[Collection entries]
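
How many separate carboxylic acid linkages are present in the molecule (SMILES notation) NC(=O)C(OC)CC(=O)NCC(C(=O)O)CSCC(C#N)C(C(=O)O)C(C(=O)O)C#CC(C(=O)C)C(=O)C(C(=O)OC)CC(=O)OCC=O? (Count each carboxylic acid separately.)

–C(=O)NH2: carbonyl C bonded to C and to N → amide (the N is not a separate amine).
pendant –OCH3: C–O–C with sp³ C, no adjacent C=O → ether.
–C(=O)–N– linkage → amide (the N is not an amine).
pendant –COOH: carbonyl C bonded to C and –OH → carboxylic acid.
C–S–C linkage → sulfide (thioether).
pendant –C≡N: nitrile.
pendant –COOH: carbonyl C bonded to C and –OH → carboxylic acid.
pendant –COOH: carbonyl C bonded to C and –OH → carboxylic acid.
C≡C triple bond → alkyne.
pendant –COCH3: carbonyl C bonded to two carbons → ketone.
–C(=O)– with carbon on both sides → ketone.
pendant –COOCH3: carbonyl C bonded to C and –OCH3 → ester.
–C(=O)–O–C with C on the carbonyl side → ester.
terminal –CHO: carbonyl C bonded to H and C → aldehyde.
Carboxylic acid appears at: CH(COOH), CH(COOH), CH(COOH) → 3.

3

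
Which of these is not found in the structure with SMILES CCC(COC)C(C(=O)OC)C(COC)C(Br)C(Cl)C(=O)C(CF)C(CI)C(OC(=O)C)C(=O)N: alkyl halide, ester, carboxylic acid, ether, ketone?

ether: present (CH(CH2OCH3) — pendant –CH2OCH3: C–O–C linkage → ether).
ester: present (CH(COOCH3) — pendant –COOCH3: carbonyl C bonded to C and –OCH3 → ester).
alkyl halide: present (CH(Br) — halogen on an sp³ carbon → alkyl halide).
ketone: present (CO — –C(=O)– with carbon on both sides → ketone).
carboxylic acid: absent. In each of CH(COOCH3) and CH(OCOCH3), the acyl oxygen is bonded to carbon (–O–C), not to H, so this is an ester. In CONH2, the carbonyl is bonded to nitrogen, not to –OH; that is an amide.

carboxylic acid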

▸ **EXERCISE DESCRIPTION**
Could you output every entry above exactly as it stands?

▸ **YOUR RESPONSE**
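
How many separate carboxylic acid linkages are present in the molecule (SMILES notation) NC(=O)C(OC)CC(=O)NCC(C(=O)O)CSCC(C#N)C(C(=O)O)C(C(=O)O)C#CC(C(=O)C)C(=O)C(C(=O)OC)CC(=O)OCC=O? (Count each carboxylic acid separately.)

–C(=O)NH2: carbonyl C bonded to C and to N → amide (the N is not a separate amine).
pendant –OCH3: C–O–C with sp³ C, no adjacent C=O → ether.
–C(=O)–N– linkage → amide (the N is not an amine).
pendant –COOH: carbonyl C bonded to C and –OH → carboxylic acid.
C–S–C linkage → sulfide (thioether).
pendant –C≡N: nitrile.
pendant –COOH: carbonyl C bonded to C and –OH → carboxylic acid.
pendant –COOH: carbonyl C bonded to C and –OH → carboxylic acid.
C≡C triple bond → alkyne.
pendant –COCH3: carbonyl C bonded to two carbons → ketone.
–C(=O)– with carbon on both sides → ketone.
pendant –COOCH3: carbonyl C bonded to C and –OCH3 → ester.
–C(=O)–O–C with C on the carbonyl side → ester.
terminal –CHO: carbonyl C bonded to H and C → aldehyde.
Carboxylic acid appears at: CH(COOH), CH(COOH), CH(COOH) → 3.

3

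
Which of these is not found in the structure with SMILES CCC(COC)C(C(=O)OC)C(COC)C(Br)C(Cl)C(=O)C(CF)C(CI)C(OC(=O)C)C(=O)N: alkyl halide, ester, carboxylic acid, ether, ketone?

ether: present (CH(CH2OCH3) — pendant –CH2OCH3: C–O–C linkage → ether).
ester: present (CH(COOCH3) — pendant –COOCH3: carbonyl C bonded to C and –OCH3 → ester).
alkyl halide: present (CH(Br) — halogen on an sp³ carbon → alkyl halide).
ketone: present (CO — –C(=O)– with carbon on both sides → ketone).
carboxylic acid: absent. In each of CH(COOCH3) and CH(OCOCH3), the acyl oxygen is bonded to carbon (–O–C), not to H, so this is an ester. In CONH2, the carbonyl is bonded to nitrogen, not to –OH; that is an amide.

carboxylic acid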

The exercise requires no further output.